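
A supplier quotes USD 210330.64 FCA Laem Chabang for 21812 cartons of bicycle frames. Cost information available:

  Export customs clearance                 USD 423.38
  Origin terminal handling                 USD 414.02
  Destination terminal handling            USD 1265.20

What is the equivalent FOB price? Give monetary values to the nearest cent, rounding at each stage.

FOB price: USD 210744.66

Not relevant to the conversion: export clearance — on the seller under both FCA and FOB; already in the FCA price and stays in the FOB price. destination terminal — on the buyer under both terms; not part of either seller's price.
From FCA to FOB, the seller additionally bears: origin terminal.
FOB price = 210330.64 + 414.02 = 210744.66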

-.-.-

All of the material should be duplicated exactly.

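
A supplier quotes USD 210330.64 FCA Laem Chabang for 21812 cartons of bicycle frames. Cost information available:

  Export customs clearance                 USD 423.38
  Origin terminal handling                 USD 414.02
  Destination terminal handling            USD 1265.20

What is the equivalent FOB price? Give monetary values to the nearest cent, rounding at each stage.

FOB price: USD 210744.66

Not relevant to the conversion: export clearance — on the seller under both FCA and FOB; already in the FCA price and stays in the FOB price. destination terminal — on the buyer under both terms; not part of either seller's price.
From FCA to FOB, the seller additionally bears: origin terminal.
FOB price = 210330.64 + 414.02 = 210744.66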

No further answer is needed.